What needs to be done - Restate word for word the lines that begin the listing and end with the line holding "let x = ((7".

Input records -
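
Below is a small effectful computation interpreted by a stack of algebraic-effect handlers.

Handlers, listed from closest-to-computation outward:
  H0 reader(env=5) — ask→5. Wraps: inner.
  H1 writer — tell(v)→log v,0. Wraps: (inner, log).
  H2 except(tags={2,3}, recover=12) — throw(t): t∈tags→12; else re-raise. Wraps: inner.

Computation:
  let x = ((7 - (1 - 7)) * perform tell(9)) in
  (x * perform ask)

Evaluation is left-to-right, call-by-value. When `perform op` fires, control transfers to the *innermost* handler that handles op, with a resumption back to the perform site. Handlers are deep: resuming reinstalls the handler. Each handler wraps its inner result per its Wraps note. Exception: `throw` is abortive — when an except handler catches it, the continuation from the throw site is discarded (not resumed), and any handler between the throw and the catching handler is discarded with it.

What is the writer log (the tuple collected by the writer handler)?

Answer: (9)

Working:
tell(9) @ H1 ⇒ log+=9
ask @ H0 ⇒ 5
H0 returns 0
H1 returns (0, (9))
H2 returns (0, (9))
= (0, (9))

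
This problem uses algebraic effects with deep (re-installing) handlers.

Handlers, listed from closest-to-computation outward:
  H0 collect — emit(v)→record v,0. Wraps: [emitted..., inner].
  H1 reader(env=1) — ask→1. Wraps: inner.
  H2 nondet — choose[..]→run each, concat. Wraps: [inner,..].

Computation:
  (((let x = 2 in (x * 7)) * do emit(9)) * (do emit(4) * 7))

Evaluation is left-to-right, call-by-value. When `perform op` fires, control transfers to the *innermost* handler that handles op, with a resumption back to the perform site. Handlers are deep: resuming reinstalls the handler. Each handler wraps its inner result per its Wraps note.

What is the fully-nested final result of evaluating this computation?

Answer: [[9, 4, 0]]

Step-by-step:
emit(9) @ H0 ⇒ out+=9
emit(4) @ H0 ⇒ out+=4
H0 returns [9, 4, 0]
H1 returns [9, 4, 0]
H2 returns [[9, 4, 0]]
= [[9, 4, 0]]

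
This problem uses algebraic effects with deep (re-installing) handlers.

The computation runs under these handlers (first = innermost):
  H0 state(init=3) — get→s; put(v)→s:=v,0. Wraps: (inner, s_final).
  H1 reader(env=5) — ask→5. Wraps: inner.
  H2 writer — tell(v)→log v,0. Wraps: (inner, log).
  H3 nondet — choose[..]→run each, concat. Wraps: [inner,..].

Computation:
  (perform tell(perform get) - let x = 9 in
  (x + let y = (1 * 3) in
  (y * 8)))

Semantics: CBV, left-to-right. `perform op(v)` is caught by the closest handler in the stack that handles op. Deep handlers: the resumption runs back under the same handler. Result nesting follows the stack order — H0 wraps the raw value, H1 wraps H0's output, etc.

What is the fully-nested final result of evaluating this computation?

Answer: [((-33, 3), (3))]

Evaluation trace:
get @ H0 ⇒ 3
tell(3) @ H2 ⇒ log+=3
H0 returns (-33, 3)
H1 returns (-33, 3)
H2 returns ((-33, 3), (3))
H3 returns [((-33, 3), (3))]
= [((-33, 3), (3))]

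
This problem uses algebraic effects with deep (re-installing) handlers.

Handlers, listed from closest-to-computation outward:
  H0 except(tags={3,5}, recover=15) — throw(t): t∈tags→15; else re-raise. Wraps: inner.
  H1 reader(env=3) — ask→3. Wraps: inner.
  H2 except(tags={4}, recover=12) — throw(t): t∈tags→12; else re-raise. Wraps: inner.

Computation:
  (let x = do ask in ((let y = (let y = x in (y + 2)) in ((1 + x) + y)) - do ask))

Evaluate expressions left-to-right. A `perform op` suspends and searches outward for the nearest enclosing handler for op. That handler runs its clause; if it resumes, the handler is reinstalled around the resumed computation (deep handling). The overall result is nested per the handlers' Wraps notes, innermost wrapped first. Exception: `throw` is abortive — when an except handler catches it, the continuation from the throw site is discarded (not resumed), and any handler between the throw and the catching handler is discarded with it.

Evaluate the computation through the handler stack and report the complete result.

Step-by-step:
ask @ H1 ⇒ 3
ask @ H1 ⇒ 3
H0 returns 6
H1 returns 6
H2 returns 6
= 6

Answer: 6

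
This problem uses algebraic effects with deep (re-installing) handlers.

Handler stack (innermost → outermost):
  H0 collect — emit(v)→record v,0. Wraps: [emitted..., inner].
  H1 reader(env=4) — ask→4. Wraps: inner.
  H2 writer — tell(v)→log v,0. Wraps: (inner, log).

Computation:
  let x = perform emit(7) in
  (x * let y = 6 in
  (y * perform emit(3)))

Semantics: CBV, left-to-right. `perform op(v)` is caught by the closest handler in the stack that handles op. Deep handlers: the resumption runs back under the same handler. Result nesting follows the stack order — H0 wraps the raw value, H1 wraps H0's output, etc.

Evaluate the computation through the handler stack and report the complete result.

Step-by-step:
emit(7) @ H0 ⇒ out+=7
emit(3) @ H0 ⇒ out+=3
H0 returns [7, 3, 0]
H1 returns [7, 3, 0]
H2 returns ([7, 3, 0], ())
= ([7, 3, 0], ())

Answer: ([7, 3, 0], ())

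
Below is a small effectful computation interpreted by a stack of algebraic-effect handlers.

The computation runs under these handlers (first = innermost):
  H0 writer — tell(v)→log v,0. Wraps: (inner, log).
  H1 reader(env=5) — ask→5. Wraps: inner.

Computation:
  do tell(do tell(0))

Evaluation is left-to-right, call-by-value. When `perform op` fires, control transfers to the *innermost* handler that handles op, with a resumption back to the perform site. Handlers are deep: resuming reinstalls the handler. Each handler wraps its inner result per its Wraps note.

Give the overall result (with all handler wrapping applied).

Answer: (0, (0, 0))

Evaluation trace:
tell(0) @ H0 ⇒ log+=0
tell(0) @ H0 ⇒ log+=0
H0 returns (0, (0, 0))
H1 returns (0, (0, 0))
= (0, (0, 0))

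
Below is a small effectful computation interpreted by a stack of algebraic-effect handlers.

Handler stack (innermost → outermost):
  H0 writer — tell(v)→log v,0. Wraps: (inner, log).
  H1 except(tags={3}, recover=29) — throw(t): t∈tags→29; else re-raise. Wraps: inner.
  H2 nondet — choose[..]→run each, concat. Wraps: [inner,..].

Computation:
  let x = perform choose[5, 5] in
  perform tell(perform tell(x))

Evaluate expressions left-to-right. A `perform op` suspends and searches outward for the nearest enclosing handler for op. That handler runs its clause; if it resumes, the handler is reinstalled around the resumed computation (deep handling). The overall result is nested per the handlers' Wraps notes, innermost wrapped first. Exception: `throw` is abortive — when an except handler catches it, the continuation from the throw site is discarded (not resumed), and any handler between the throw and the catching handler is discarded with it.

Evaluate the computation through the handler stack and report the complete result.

Evaluation trace:
choose[5, 5] @ H2
  branch[0] choose=5:
    tell(5) @ H0 ⇒ log+=5
    tell(0) @ H0 ⇒ log+=0
    H0 returns (0, (5, 0))
    H1 returns (0, (5, 0))
    H2 returns [(0, (5, 0))]
  branch[1] choose=5:
    tell(5) @ H0 ⇒ log+=5
    tell(0) @ H0 ⇒ log+=0
    H0 returns (0, (5, 0))
    H1 returns (0, (5, 0))
    H2 returns [(0, (5, 0))]
= [(0, (5, 0)), (0, (5, 0))]

Answer: [(0, (5, 0)), (0, (5, 0))]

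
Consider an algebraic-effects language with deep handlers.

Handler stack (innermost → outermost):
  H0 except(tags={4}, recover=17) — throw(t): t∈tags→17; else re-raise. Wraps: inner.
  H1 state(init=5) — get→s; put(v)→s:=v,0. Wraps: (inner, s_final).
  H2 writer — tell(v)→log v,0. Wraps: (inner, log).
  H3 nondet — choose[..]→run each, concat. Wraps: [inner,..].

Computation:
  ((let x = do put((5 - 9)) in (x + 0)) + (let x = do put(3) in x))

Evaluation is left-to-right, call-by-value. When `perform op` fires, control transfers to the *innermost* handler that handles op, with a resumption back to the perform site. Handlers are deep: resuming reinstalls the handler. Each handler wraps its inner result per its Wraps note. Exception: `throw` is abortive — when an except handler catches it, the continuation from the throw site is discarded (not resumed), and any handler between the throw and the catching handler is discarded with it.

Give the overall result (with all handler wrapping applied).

Working:
put(-4) @ H1 ⇒ s:=-4
put(3) @ H1 ⇒ s:=3
H0 returns 0
H1 returns (0, 3)
H2 returns ((0, 3), ())
H3 returns [((0, 3), ())]
= [((0, 3), ())]

Answer: [((0, 3), ())]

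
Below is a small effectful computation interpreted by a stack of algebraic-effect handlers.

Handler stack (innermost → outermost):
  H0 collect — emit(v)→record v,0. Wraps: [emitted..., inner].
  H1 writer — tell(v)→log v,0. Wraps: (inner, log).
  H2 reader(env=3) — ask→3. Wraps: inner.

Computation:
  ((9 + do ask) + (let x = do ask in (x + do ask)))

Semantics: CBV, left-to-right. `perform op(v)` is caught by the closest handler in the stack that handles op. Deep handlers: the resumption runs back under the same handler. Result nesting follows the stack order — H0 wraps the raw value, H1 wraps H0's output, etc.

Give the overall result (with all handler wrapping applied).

Answer: ([18], ())

Step-by-step:
ask @ H2 ⇒ 3
ask @ H2 ⇒ 3
ask @ H2 ⇒ 3
H0 returns [18]
H1 returns ([18], ())
H2 returns ([18], ())
= ([18], ())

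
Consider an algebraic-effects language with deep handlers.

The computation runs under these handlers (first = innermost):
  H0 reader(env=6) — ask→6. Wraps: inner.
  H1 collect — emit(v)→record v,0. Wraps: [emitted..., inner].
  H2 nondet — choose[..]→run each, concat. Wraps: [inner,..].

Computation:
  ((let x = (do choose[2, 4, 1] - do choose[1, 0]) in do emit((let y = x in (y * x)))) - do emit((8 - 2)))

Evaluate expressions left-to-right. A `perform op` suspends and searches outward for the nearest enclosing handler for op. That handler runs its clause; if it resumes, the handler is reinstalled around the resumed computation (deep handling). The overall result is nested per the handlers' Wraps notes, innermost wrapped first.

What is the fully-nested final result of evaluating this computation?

Evaluation trace:
choose[2, 4, 1] @ H2
  branch[0] choose=2:
    choose[1, 0] @ H2
      branch[0] choose=1:
        emit(1) @ H1 ⇒ out+=1
        emit(6) @ H1 ⇒ out+=6
        H0 returns 0
        H1 returns [1, 6, 0]
        H2 returns [[1, 6, 0]]
      branch[1] choose=0:
        emit(4) @ H1 ⇒ out+=4
        emit(6) @ H1 ⇒ out+=6
        H0 returns 0
        H1 returns [4, 6, 0]
        H2 returns [[4, 6, 0]]
  branch[1] choose=4:
    choose[1, 0] @ H2
      branch[0] choose=1:
        emit(9) @ H1 ⇒ out+=9
        emit(6) @ H1 ⇒ out+=6
        H0 returns 0
        H1 returns [9, 6, 0]
        H2 returns [[9, 6, 0]]
      branch[1] choose=0:
        emit(16) @ H1 ⇒ out+=16
        emit(6) @ H1 ⇒ out+=6
        H0 returns 0
        H1 returns [16, 6, 0]
        H2 returns [[16, 6, 0]]
  branch[2] choose=1:
    choose[1, 0] @ H2
      branch[0] choose=1:
        emit(0) @ H1 ⇒ out+=0
        emit(6) @ H1 ⇒ out+=6
        H0 returns 0
        H1 returns [0, 6, 0]
        H2 returns [[0, 6, 0]]
      branch[1] choose=0:
        emit(1) @ H1 ⇒ out+=1
        emit(6) @ H1 ⇒ out+=6
        H0 returns 0
        H1 returns [1, 6, 0]
        H2 returns [[1, 6, 0]]
= [[1, 6, 0], [4, 6, 0], [9, 6, 0], [16, 6, 0], [0, 6, 0], [1, 6, 0]]

Answer: [[1, 6, 0], [4, 6, 0], [9, 6, 0], [16, 6, 0], [0, 6, 0], [1, 6, 0]]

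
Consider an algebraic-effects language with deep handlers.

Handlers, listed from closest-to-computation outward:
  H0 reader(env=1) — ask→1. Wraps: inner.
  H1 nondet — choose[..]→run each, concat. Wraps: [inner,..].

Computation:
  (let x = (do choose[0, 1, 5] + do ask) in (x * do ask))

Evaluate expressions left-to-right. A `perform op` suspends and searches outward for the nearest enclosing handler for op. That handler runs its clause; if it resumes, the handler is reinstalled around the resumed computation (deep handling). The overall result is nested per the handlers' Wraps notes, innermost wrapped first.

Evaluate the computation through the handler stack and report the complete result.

Answer: [1, 2, 6]

Working:
choose[0, 1, 5] @ H1
  branch[0] choose=0:
    ask @ H0 ⇒ 1
    ask @ H0 ⇒ 1
    H0 returns 1
    H1 returns [1]
  branch[1] choose=1:
    ask @ H0 ⇒ 1
    ask @ H0 ⇒ 1
    H0 returns 2
    H1 returns [2]
  branch[2] choose=5:
    ask @ H0 ⇒ 1
    ask @ H0 ⇒ 1
    H0 returns 6
    H1 returns [6]
= [1, 2, 6]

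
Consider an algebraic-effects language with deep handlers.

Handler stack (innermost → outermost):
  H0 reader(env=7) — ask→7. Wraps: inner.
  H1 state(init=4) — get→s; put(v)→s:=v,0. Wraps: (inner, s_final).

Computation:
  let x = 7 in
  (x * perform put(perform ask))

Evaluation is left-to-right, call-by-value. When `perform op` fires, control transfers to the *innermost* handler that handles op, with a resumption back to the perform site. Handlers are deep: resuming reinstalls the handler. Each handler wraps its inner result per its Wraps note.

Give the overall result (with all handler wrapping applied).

Answer: (0, 7)

Step-by-step:
ask @ H0 ⇒ 7
put(7) @ H1 ⇒ s:=7
H0 returns 0
H1 returns (0, 7)
= (0, 7)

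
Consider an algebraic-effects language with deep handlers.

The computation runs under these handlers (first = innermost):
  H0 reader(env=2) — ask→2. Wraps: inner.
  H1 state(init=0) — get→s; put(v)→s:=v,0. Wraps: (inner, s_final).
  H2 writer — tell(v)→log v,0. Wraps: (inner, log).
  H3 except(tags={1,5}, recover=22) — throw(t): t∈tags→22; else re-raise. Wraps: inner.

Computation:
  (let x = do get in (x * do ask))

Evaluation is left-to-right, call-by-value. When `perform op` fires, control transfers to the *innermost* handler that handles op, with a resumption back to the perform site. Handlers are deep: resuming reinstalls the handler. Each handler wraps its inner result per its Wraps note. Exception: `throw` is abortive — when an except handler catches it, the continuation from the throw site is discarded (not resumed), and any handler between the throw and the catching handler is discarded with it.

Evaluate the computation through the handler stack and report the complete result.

Working:
get @ H1 ⇒ 0
ask @ H0 ⇒ 2
H0 returns 0
H1 returns (0, 0)
H2 returns ((0, 0), ())
H3 returns ((0, 0), ())
= ((0, 0), ())

Answer: ((0, 0), ())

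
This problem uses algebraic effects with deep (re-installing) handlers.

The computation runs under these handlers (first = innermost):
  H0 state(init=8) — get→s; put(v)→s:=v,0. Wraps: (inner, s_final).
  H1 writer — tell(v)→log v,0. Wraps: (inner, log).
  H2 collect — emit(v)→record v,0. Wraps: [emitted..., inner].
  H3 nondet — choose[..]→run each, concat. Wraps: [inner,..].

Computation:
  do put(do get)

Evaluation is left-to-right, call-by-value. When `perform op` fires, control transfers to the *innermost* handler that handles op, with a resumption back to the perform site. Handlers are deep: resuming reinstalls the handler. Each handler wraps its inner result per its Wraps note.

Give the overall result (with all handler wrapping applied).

Answer: [[((0, 8), ())]]

Working:
get @ H0 ⇒ 8
put(8) @ H0 ⇒ s:=8
H0 returns (0, 8)
H1 returns ((0, 8), ())
H2 returns [((0, 8), ())]
H3 returns [[((0, 8), ())]]
= [[((0, 8), ())]]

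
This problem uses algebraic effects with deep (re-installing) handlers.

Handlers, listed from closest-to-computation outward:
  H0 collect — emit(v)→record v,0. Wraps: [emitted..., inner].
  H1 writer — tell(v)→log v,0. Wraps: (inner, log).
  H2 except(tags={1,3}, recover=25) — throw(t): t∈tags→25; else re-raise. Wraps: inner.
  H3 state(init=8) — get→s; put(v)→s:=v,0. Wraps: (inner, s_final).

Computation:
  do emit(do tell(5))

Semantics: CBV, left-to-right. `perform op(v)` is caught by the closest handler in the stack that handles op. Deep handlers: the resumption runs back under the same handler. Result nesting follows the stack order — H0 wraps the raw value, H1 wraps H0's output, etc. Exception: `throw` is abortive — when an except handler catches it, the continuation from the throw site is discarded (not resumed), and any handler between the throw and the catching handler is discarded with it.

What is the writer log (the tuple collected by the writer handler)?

Answer: (5)

Step-by-step:
tell(5) @ H1 ⇒ log+=5
emit(0) @ H0 ⇒ out+=0
H0 returns [0, 0]
H1 returns ([0, 0], (5))
H2 returns ([0, 0], (5))
H3 returns (([0, 0], (5)), 8)
= (([0, 0], (5)), 8)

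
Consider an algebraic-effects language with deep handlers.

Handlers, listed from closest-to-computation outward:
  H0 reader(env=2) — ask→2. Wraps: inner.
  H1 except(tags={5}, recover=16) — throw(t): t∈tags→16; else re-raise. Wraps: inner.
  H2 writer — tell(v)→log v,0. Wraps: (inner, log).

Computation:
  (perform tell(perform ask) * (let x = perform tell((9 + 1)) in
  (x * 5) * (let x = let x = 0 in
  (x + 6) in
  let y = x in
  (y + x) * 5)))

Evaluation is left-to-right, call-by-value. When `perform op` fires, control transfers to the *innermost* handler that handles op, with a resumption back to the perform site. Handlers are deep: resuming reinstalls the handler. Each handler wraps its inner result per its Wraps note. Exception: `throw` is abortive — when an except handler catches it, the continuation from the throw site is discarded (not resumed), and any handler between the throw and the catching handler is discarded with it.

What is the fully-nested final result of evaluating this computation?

Answer: (0, (2, 10))

Evaluation trace:
ask @ H0 ⇒ 2
tell(2) @ H2 ⇒ log+=2
tell(10) @ H2 ⇒ log+=10
H0 returns 0
H1 returns 0
H2 returns (0, (2, 10))
= (0, (2, 10))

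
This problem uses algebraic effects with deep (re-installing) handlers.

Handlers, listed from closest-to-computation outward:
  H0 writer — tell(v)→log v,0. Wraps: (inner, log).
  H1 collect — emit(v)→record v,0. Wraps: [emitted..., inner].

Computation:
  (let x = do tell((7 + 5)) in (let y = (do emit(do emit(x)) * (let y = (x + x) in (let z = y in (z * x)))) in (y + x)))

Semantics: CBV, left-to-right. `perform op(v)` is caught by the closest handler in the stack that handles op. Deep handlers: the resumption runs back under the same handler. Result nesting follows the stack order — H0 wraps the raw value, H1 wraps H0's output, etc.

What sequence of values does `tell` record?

Working:
tell(12) @ H0 ⇒ log+=12
emit(0) @ H1 ⇒ out+=0
emit(0) @ H1 ⇒ out+=0
H0 returns (0, (12))
H1 returns [0, 0, (0, (12))]
= [0, 0, (0, (12))]

Answer: (12)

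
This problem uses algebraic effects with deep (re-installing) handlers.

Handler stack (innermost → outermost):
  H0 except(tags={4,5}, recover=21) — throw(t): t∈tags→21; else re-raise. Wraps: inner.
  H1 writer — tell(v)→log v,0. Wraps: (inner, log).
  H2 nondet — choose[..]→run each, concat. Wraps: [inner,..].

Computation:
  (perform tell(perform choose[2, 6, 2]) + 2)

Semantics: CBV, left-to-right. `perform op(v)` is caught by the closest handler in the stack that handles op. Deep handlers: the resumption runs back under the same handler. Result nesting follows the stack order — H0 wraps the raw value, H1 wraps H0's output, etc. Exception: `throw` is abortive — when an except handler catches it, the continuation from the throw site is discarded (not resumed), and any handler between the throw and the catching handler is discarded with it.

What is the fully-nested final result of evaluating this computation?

Evaluation trace:
choose[2, 6, 2] @ H2
  branch[0] choose=2:
    tell(2) @ H1 ⇒ log+=2
    H0 returns 2
    H1 returns (2, (2))
    H2 returns [(2, (2))]
  branch[1] choose=6:
    tell(6) @ H1 ⇒ log+=6
    H0 returns 2
    H1 returns (2, (6))
    H2 returns [(2, (6))]
  branch[2] choose=2:
    tell(2) @ H1 ⇒ log+=2
    H0 returns 2
    H1 returns (2, (2))
    H2 returns [(2, (2))]
= [(2, (2)), (2, (6)), (2, (2))]

Answer: [(2, (2)), (2, (6)), (2, (2))]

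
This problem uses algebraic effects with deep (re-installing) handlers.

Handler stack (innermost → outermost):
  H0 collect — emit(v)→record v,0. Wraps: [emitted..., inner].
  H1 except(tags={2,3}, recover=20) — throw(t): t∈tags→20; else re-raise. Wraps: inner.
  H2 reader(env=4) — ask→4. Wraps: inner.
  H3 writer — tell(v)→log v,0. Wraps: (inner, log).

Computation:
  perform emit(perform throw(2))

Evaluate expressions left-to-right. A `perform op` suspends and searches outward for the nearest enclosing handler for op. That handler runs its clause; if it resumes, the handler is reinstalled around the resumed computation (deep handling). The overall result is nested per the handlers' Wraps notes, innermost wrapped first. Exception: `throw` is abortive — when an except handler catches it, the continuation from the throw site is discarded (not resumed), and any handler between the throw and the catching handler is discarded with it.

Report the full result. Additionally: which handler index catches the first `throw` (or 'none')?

Answer: (20, ()) ; first throw caught by: H1

Evaluation trace:
throw(2) @ H1 caught ⇒ 20
H2 returns 20
H3 returns (20, ())
= (20, ())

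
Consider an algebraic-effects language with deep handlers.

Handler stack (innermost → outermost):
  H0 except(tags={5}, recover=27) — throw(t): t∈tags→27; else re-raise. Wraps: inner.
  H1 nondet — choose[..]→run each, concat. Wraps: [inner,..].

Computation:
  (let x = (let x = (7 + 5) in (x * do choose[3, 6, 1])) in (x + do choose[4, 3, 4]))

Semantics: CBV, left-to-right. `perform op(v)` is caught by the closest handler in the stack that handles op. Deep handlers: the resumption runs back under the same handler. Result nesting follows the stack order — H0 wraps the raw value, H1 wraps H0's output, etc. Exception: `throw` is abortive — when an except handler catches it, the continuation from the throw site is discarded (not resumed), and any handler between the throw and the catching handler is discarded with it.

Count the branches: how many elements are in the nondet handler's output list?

Answer: 9

Step-by-step:
choose[3, 6, 1] @ H1
  branch[0] choose=3:
    choose[4, 3, 4] @ H1
      branch[0] choose=4:
        H0 returns 40
        H1 returns [40]
      branch[1] choose=3:
        H0 returns 39
        H1 returns [39]
      branch[2] choose=4:
        H0 returns 40
        H1 returns [40]
  branch[1] choose=6:
    choose[4, 3, 4] @ H1
      branch[0] choose=4:
        H0 returns 76
        H1 returns [76]
      branch[1] choose=3:
        H0 returns 75
        H1 returns [75]
      branch[2] choose=4:
        H0 returns 76
        H1 returns [76]
  branch[2] choose=1:
    choose[4, 3, 4] @ H1
      branch[0] choose=4:
        H0 returns 16
        H1 returns [16]
      branch[1] choose=3:
        H0 returns 15
        H1 returns [15]
      branch[2] choose=4:
        H0 returns 16
        H1 returns [16]
= [40, 39, 40, 76, 75, 76, 16, 15, 16]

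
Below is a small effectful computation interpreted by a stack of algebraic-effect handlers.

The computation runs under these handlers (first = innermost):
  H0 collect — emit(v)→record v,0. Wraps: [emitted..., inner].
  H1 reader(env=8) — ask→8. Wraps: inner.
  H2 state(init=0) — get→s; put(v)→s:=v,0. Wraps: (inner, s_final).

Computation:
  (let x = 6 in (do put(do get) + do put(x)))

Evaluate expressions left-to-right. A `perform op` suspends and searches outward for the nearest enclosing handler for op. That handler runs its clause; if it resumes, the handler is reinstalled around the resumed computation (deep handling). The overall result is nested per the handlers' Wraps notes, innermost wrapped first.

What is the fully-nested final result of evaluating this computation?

Evaluation trace:
get @ H2 ⇒ 0
put(0) @ H2 ⇒ s:=0
put(6) @ H2 ⇒ s:=6
H0 returns [0]
H1 returns [0]
H2 returns ([0], 6)
= ([0], 6)

Answer: ([0], 6)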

Answer to this task -
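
Below is a small effectful computation interpreted by a stack of algebraic-effect handlers.

Handlers, listed from closest-to-computation outward:
  H0 reader(env=5) — ask→5. Wraps: inner.
  H1 writer — tell(v)→log v,0. Wraps: (inner, log).
  H2 except(tags={2,3}, recover=12) — throw(t): t∈tags→12; else re-raise. Wraps: inner.

Computation:
  let x = ((7 - (1 - 7)) * perform tell(9)) in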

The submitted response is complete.